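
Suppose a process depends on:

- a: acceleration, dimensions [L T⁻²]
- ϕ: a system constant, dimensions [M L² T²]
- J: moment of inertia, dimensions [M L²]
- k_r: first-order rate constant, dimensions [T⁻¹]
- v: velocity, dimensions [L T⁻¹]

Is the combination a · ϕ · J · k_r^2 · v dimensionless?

Sum the exponent of each base dimension across the product:
  M: [a]_M + [ϕ]_M + [J]_M + 2·[k_r]_M + [v]_M = (0) + (1) + (1) + 2·(0) + (0) = 2
  L: [a]_L + [ϕ]_L + [J]_L + 2·[k_r]_L + [v]_L = (1) + (2) + (2) + 2·(0) + (1) = 6
  T: [a]_T + [ϕ]_T + [J]_T + 2·[k_r]_T + [v]_T = (-2) + (2) + (0) + 2·(-1) + (-1) = -3
Net dimensions [M² L⁶ T⁻³] ≠ [1] — not dimensionless.

no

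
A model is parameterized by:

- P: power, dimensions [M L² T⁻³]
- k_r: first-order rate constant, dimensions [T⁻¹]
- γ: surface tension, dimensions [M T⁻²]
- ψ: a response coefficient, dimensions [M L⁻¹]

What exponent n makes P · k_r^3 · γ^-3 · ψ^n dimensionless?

2

Balance the M exponent: (1)·n from ψ, plus (1) + 3·(0) − 3·(1) = -2 from the rest, must sum to zero.
n − 2 = 0, so n = 2.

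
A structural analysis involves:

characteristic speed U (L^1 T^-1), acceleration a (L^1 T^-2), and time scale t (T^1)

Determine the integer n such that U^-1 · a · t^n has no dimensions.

Balance the T exponent: (1)·n from t, plus −(-1) + (-2) = -1 from the rest, must sum to zero.
n − 1 = 0, so n = 1.

1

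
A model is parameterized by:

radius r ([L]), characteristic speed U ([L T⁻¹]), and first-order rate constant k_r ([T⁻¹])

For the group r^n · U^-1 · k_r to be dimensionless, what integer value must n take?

1

Balance the L exponent: (1)·n from r, plus −(1) + (0) = -1 from the rest, must sum to zero.
n − 1 = 0, so n = 1.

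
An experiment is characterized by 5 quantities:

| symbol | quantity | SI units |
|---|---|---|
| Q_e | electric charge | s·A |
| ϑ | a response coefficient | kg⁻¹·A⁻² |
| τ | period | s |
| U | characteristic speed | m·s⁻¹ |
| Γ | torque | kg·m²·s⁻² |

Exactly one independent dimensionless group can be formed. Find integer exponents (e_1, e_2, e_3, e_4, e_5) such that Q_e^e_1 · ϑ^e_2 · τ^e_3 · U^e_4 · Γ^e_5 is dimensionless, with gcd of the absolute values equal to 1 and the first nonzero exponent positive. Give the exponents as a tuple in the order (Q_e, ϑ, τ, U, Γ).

(2, 1, -2, -2, 1)

M: e_1·(0) + e_2·(-1) + e_3·(0) + e_4·(0) + e_5·(1) = 0
L: e_1·(0) + e_2·(0) + e_3·(0) + e_4·(1) + e_5·(2) = 0
T: e_1·(1) + e_2·(0) + e_3·(1) + e_4·(-1) + e_5·(-2) = 0
I: e_1·(1) + e_2·(-2) + e_3·(0) + e_4·(0) + e_5·(0) = 0
Solving this homogeneous linear system for the smallest-integer solution (first nonzero entry positive) gives (2, 1, -2, -2, 1).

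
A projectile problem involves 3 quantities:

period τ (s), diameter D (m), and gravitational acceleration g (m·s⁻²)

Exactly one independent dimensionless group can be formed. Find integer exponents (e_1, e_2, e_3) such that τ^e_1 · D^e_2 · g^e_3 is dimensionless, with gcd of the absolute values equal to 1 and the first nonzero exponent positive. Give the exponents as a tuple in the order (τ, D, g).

(2, -1, 1)

L: e_1·(0) + e_2·(1) + e_3·(1) = 0
T: e_1·(1) + e_2·(0) + e_3·(-2) = 0
Solving this homogeneous linear system for the smallest-integer solution (first nonzero entry positive) gives (2, -1, 1).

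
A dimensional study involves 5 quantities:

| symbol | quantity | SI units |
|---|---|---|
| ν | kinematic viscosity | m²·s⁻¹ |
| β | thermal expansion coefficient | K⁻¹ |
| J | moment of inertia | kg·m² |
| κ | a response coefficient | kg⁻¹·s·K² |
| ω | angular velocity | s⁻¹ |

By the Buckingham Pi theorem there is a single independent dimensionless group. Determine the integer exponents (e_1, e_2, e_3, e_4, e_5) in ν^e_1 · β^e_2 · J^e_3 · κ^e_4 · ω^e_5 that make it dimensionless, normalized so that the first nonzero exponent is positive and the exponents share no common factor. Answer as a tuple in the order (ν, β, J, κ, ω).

M: e_1·(0) + e_2·(0) + e_3·(1) + e_4·(-1) + e_5·(0) = 0
L: e_1·(2) + e_2·(0) + e_3·(2) + e_4·(0) + e_5·(0) = 0
T: e_1·(-1) + e_2·(0) + e_3·(0) + e_4·(1) + e_5·(-1) = 0
Θ: e_1·(0) + e_2·(-1) + e_3·(0) + e_4·(2) + e_5·(0) = 0
Solving this homogeneous linear system for the smallest-integer solution (first nonzero entry positive) gives (1, -2, -1, -1, -2).

(1, -2, -1, -1, -2)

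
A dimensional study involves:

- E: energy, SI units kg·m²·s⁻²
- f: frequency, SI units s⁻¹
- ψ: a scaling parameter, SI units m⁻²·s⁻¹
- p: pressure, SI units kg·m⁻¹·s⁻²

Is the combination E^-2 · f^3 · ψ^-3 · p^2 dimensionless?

Sum the exponent of each base dimension across the product:
  M: −2·[E]_M + 3·[f]_M − 3·[ψ]_M + 2·[p]_M = −2·(1) + 3·(0) − 3·(0) + 2·(1) = 0
  L: −2·[E]_L + 3·[f]_L − 3·[ψ]_L + 2·[p]_L = −2·(2) + 3·(0) − 3·(-2) + 2·(-1) = 0
  T: −2·[E]_T + 3·[f]_T − 3·[ψ]_T + 2·[p]_T = −2·(-2) + 3·(-1) − 3·(-1) + 2·(-2) = 0
All base exponents vanish — dimensionless.

yes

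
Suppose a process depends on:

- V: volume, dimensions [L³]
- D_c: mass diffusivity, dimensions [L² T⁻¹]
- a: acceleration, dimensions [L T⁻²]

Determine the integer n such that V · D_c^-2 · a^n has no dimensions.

1

Balance the L exponent: (1)·n from a, plus (3) − 2·(2) = -1 from the rest, must sum to zero.
n − 1 = 0, so n = 1.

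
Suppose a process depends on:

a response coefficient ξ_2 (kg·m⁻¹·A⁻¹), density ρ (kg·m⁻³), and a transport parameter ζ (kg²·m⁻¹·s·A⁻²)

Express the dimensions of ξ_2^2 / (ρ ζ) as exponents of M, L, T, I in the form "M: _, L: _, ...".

Collect each base-dimension exponent across the product:
  M: 2·(1) − (1) − (2) = -1
  L: 2·(-1) − (-3) − (-1) = 2
  T: 2·(0) − (0) − (1) = -1
  I: 2·(-1) − (0) − (-2) = 0
So the dimensions are [M⁻¹ L² T⁻¹].

M: -1, L: 2, T: -1, I: 0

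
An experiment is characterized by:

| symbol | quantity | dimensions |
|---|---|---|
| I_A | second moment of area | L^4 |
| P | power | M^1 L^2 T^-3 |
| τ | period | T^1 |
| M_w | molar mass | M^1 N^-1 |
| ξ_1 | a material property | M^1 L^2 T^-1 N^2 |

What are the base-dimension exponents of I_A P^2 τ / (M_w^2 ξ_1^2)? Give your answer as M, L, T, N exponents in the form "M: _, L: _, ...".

M: -2, L: 4, T: -3, N: -2

Collect each base-dimension exponent across the product:
  M: (0) + 2·(1) + (0) − 2·(1) − 2·(1) = -2
  L: (4) + 2·(2) + (0) − 2·(0) − 2·(2) = 4
  T: (0) + 2·(-3) + (1) − 2·(0) − 2·(-1) = -3
  N: (0) + 2·(0) + (0) − 2·(-1) − 2·(2) = -2
So the dimensions are [M⁻² L⁴ T⁻³ N⁻²].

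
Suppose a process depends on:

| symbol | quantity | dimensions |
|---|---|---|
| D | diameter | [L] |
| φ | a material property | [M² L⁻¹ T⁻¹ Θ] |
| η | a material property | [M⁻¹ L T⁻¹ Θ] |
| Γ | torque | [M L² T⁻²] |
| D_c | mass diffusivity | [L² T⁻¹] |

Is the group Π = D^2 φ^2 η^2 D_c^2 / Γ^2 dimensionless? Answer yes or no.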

__Task instructions__: Scan the records above line by line, counting those where the word "diffusivity" appears, and give the count alone.

__Worked solution__: 2